:: Aim of the task ::
Each entry below must appear in the output exactly as written.

━━ Data for processing ━━

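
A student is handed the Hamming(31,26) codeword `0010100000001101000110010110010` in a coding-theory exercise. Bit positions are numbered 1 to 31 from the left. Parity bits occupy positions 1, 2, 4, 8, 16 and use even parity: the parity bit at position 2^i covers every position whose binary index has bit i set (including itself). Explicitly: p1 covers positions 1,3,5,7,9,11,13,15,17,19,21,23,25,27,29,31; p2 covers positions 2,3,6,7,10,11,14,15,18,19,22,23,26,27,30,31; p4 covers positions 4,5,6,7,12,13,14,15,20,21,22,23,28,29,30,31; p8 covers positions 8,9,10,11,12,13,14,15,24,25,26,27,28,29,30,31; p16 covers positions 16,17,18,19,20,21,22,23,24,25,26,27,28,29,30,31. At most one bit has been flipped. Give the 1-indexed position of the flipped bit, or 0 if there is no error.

s1: b1⊕b3⊕b5⊕b7⊕b9⊕b11⊕b13⊕b15⊕b17⊕b19⊕b21⊕b23⊕b25⊕b27⊕b29⊕b31 = 0⊕1⊕1⊕0⊕0⊕0⊕1⊕0⊕0⊕0⊕1⊕0⊕0⊕1⊕0⊕0 = 1
s2: b2⊕b3⊕b6⊕b7⊕b10⊕b11⊕b14⊕b15⊕b18⊕b19⊕b22⊕b23⊕b26⊕b27⊕b30⊕b31 = 0⊕1⊕0⊕0⊕0⊕0⊕1⊕0⊕0⊕0⊕0⊕0⊕1⊕1⊕1⊕0 = 1
s4: b4⊕b5⊕b6⊕b7⊕b12⊕b13⊕b14⊕b15⊕b20⊕b21⊕b22⊕b23⊕b28⊕b29⊕b30⊕b31 = 0⊕1⊕0⊕0⊕0⊕1⊕1⊕0⊕1⊕1⊕0⊕0⊕0⊕0⊕1⊕0 = 0
s8: b8⊕b9⊕b10⊕b11⊕b12⊕b13⊕b14⊕b15⊕b24⊕b25⊕b26⊕b27⊕b28⊕b29⊕b30⊕b31 = 0⊕0⊕0⊕0⊕0⊕1⊕1⊕0⊕1⊕0⊕1⊕1⊕0⊕0⊕1⊕0 = 0
s16: b16⊕b17⊕b18⊕b19⊕b20⊕b21⊕b22⊕b23⊕b24⊕b25⊕b26⊕b27⊕b28⊕b29⊕b30⊕b31 = 1⊕0⊕0⊕0⊕1⊕1⊕0⊕0⊕1⊕0⊕1⊕1⊕0⊕0⊕1⊕0 = 1
Syndrome (s16...s1) = 10011 → position 19.

19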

━━━

:: Output ::
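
A student is handed the Hamming(31,26) codeword `0010100000001101000110010110010` in a coding-theory exercise. Bit positions are numbered 1 to 31 from the left. Parity bits occupy positions 1, 2, 4, 8, 16 and use even parity: the parity bit at position 2^i covers every position whose binary index has bit i set (including itself). Explicitly: p1 covers positions 1,3,5,7,9,11,13,15,17,19,21,23,25,27,29,31; p2 covers positions 2,3,6,7,10,11,14,15,18,19,22,23,26,27,30,31; p4 covers positions 4,5,6,7,12,13,14,15,20,21,22,23,28,29,30,31; p8 covers positions 8,9,10,11,12,13,14,15,24,25,26,27,28,29,30,31; p16 covers positions 16,17,18,19,20,21,22,23,24,25,26,27,28,29,30,31. At most one bit has been flipped. Give the 1-indexed position of the flipped bit, or 0 if there is no error.

s1: b1⊕b3⊕b5⊕b7⊕b9⊕b11⊕b13⊕b15⊕b17⊕b19⊕b21⊕b23⊕b25⊕b27⊕b29⊕b31 = 0⊕1⊕1⊕0⊕0⊕0⊕1⊕0⊕0⊕0⊕1⊕0⊕0⊕1⊕0⊕0 = 1
s2: b2⊕b3⊕b6⊕b7⊕b10⊕b11⊕b14⊕b15⊕b18⊕b19⊕b22⊕b23⊕b26⊕b27⊕b30⊕b31 = 0⊕1⊕0⊕0⊕0⊕0⊕1⊕0⊕0⊕0⊕0⊕0⊕1⊕1⊕1⊕0 = 1
s4: b4⊕b5⊕b6⊕b7⊕b12⊕b13⊕b14⊕b15⊕b20⊕b21⊕b22⊕b23⊕b28⊕b29⊕b30⊕b31 = 0⊕1⊕0⊕0⊕0⊕1⊕1⊕0⊕1⊕1⊕0⊕0⊕0⊕0⊕1⊕0 = 0
s8: b8⊕b9⊕b10⊕b11⊕b12⊕b13⊕b14⊕b15⊕b24⊕b25⊕b26⊕b27⊕b28⊕b29⊕b30⊕b31 = 0⊕0⊕0⊕0⊕0⊕1⊕1⊕0⊕1⊕0⊕1⊕1⊕0⊕0⊕1⊕0 = 0
s16: b16⊕b17⊕b18⊕b19⊕b20⊕b21⊕b22⊕b23⊕b24⊕b25⊕b26⊕b27⊕b28⊕b29⊕b30⊕b31 = 1⊕0⊕0⊕0⊕1⊕1⊕0⊕0⊕1⊕0⊕1⊕1⊕0⊕0⊕1⊕0 = 1
Syndrome (s16...s1) = 10011 → position 19.

19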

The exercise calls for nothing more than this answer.